Input material
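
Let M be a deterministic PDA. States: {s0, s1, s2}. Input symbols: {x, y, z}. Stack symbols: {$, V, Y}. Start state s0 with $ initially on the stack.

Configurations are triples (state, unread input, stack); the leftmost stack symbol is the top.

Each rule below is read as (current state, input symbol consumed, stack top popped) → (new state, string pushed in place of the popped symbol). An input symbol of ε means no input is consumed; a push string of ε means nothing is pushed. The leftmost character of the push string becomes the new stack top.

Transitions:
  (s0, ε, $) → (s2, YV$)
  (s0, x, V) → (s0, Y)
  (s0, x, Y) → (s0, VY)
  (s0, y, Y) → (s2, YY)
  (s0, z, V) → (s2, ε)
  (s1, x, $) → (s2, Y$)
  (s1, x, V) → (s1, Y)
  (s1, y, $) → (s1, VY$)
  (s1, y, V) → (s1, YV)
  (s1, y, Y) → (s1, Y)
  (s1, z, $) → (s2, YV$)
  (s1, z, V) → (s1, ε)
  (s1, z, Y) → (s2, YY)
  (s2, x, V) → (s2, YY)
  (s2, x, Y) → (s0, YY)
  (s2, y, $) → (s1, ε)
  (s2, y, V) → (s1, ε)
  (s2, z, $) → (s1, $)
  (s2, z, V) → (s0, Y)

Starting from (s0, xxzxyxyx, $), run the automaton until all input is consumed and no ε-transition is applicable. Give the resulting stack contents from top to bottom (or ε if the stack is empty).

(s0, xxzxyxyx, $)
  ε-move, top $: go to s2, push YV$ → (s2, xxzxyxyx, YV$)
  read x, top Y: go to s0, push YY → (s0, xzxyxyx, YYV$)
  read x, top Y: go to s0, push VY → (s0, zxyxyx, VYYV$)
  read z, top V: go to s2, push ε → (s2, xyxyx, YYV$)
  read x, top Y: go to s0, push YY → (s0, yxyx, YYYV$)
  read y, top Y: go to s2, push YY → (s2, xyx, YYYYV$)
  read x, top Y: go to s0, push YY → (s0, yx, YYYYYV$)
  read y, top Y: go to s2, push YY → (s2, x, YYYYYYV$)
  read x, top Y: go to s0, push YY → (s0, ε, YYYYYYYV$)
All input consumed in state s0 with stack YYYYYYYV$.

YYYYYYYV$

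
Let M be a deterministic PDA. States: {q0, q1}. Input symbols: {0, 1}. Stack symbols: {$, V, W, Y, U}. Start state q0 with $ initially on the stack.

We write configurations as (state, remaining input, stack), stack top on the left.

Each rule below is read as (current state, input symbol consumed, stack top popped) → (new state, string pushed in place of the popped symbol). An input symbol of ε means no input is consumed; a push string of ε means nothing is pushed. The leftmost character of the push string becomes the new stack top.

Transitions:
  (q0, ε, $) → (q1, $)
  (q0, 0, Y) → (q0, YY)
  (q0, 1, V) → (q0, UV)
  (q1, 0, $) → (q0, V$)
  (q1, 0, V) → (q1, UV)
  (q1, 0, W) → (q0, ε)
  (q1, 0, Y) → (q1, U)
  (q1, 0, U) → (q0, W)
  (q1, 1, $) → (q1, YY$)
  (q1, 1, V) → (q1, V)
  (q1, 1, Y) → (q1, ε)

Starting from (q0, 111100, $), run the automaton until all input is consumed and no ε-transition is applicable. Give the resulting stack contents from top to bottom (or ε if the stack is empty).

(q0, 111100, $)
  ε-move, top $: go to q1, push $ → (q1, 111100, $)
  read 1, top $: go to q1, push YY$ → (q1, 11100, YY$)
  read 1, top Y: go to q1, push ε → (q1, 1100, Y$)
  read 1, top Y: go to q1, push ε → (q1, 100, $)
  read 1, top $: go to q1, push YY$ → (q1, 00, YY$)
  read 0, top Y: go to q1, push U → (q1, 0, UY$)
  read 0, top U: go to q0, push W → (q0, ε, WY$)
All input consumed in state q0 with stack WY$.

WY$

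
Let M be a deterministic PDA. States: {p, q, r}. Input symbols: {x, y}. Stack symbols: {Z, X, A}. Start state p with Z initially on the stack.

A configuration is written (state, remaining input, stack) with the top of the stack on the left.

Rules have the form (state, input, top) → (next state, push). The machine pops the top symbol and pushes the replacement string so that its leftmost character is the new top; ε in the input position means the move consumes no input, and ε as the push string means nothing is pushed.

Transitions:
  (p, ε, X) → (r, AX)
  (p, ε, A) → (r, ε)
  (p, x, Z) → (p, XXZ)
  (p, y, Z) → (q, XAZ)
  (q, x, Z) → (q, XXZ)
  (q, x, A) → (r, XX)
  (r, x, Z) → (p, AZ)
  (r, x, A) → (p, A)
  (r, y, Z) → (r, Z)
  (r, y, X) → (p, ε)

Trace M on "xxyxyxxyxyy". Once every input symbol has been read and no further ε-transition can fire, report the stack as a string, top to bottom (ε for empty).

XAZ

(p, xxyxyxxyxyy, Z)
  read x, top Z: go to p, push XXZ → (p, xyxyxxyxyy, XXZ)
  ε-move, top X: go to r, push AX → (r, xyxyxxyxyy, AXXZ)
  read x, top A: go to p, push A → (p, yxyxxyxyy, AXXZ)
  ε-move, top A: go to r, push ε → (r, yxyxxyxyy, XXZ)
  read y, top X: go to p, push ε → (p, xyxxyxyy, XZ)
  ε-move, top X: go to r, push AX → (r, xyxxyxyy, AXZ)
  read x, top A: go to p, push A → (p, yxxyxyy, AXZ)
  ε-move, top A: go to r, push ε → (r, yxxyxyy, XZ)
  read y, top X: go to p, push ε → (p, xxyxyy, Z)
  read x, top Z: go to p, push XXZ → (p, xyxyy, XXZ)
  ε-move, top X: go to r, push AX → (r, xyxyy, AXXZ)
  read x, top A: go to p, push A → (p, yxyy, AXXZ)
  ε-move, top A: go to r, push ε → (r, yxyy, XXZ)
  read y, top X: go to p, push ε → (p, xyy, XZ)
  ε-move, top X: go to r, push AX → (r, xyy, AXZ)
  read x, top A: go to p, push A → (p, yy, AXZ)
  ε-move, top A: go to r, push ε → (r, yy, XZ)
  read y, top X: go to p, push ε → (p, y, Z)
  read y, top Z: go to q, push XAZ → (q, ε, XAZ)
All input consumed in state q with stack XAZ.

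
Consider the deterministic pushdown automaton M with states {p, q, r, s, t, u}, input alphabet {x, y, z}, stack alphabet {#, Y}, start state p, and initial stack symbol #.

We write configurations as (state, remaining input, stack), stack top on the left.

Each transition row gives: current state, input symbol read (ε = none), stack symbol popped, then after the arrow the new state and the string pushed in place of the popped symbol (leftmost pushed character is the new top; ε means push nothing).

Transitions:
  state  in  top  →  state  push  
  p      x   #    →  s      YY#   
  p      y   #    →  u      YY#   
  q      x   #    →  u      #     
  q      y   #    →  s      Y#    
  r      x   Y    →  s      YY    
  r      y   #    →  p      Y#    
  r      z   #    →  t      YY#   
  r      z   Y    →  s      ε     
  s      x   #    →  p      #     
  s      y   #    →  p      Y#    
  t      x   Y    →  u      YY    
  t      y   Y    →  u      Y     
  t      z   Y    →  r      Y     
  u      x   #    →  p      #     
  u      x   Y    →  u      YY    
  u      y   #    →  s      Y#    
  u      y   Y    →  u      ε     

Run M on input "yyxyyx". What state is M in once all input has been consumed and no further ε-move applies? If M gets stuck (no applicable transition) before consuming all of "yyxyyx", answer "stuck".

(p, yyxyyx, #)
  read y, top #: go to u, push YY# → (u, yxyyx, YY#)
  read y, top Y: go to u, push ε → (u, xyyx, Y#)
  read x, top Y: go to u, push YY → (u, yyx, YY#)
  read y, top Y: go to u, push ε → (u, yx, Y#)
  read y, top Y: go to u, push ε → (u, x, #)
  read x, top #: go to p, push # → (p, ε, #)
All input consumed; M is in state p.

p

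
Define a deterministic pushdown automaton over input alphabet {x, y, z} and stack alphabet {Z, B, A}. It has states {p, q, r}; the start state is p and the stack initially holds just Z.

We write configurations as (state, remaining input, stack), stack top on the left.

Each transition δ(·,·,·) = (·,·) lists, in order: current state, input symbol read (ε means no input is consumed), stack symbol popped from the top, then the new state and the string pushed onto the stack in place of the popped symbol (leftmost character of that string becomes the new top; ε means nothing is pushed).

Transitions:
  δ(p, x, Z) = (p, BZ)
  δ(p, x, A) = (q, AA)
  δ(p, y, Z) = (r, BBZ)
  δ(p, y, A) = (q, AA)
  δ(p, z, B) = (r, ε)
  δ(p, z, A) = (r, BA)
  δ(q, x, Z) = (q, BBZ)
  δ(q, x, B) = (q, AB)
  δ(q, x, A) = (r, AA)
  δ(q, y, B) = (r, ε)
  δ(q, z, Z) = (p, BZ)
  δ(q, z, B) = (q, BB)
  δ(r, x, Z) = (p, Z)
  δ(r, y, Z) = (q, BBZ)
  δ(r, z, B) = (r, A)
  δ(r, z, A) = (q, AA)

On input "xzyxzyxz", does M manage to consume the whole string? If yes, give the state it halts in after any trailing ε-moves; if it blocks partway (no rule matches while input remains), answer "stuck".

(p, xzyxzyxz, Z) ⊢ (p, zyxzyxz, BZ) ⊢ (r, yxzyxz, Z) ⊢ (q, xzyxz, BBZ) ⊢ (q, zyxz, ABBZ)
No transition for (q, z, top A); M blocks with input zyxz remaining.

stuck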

Task instructions
Retype exactly. Start at the line with "δ(p, y, Z) = (r, BBZ)" and stop at the last line of the data.

Result of this exercise
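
  δ(p, y, Z) = (r, BBZ)
  δ(p, y, A) = (q, AA)
  δ(p, z, B) = (r, ε)
  δ(p, z, A) = (r, BA)
  δ(q, x, Z) = (q, BBZ)
  δ(q, x, B) = (q, AB)
  δ(q, x, A) = (r, AA)
  δ(q, y, B) = (r, ε)
  δ(q, z, Z) = (p, BZ)
  δ(q, z, B) = (q, BB)
  δ(r, x, Z) = (p, Z)
  δ(r, y, Z) = (q, BBZ)
  δ(r, z, B) = (r, A)
  δ(r, z, A) = (q, AA)

On input "xzyxzyxz", does M manage to consume the whole string? If yes, give the state it halts in after any trailing ε-moves; if it blocks partway (no rule matches while input remains), answer "stuck".

(p, xzyxzyxz, Z) ⊢ (p, zyxzyxz, BZ) ⊢ (r, yxzyxz, Z) ⊢ (q, xzyxz, BBZ) ⊢ (q, zyxz, ABBZ)
No transition for (q, z, top A); M blocks with input zyxz remaining.

stuck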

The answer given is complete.